Source records:
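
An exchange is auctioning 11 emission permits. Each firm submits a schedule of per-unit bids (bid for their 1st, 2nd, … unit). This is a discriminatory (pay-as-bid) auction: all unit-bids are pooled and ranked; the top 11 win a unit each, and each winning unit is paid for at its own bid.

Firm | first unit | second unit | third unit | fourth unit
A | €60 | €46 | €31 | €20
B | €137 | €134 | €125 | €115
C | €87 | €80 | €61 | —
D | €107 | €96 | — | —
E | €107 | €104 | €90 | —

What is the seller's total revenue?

Total revenue: €1,182

Merging the schedules and taking the best 11: 137 (B-1), 134 (B-2), 125 (B-3), 115 (B-4), 107 (D-1), 107 (E-1), 104 (E-2), 96 (D-2), 90 (E-3), 87 (C-1), 80 (C-2)
Next rejected bid: €61 (not a price — pay-as-bid).
Each winning unit pays its own bid.
Revenue = 137 + 134 + 125 + 115 + 107 + 107 + 104 + 96 + 90 + 87 + 80 = €1,182.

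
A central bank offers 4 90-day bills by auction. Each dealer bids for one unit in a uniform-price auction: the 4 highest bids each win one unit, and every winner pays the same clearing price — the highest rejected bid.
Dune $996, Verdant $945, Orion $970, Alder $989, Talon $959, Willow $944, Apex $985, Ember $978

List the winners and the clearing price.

Dune, Alder, Apex, Ember; each pays $970

Bids ranked high→low: 996 (Dune), 989 (Alder), 985 (Apex), 978 (Ember), 970 (Orion), 959 (Talon), …
Winners (4 units): Dune, Alder, Apex, Ember.
Highest unsuccessful bid: $970 → clearing price.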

Task requirements:
Every line holding the word "auction" should be copied out of the material.

Task response:
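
An exchange is auctioning 11 emission permits. Each firm submits a schedule of per-unit bids (bid for their 1st, 2nd, … unit). This is a discriminatory (pay-as-bid) auction: all unit-bids are pooled and ranked; the top 11 win a unit each, and each winning unit is paid for at its own bid.
A central bank offers 4 90-day bills by auction. Each dealer bids for one unit in a uniform-price auction: the 4 highest bids each win one unit, and every winner pays the same clearing price — the highest rejected bid.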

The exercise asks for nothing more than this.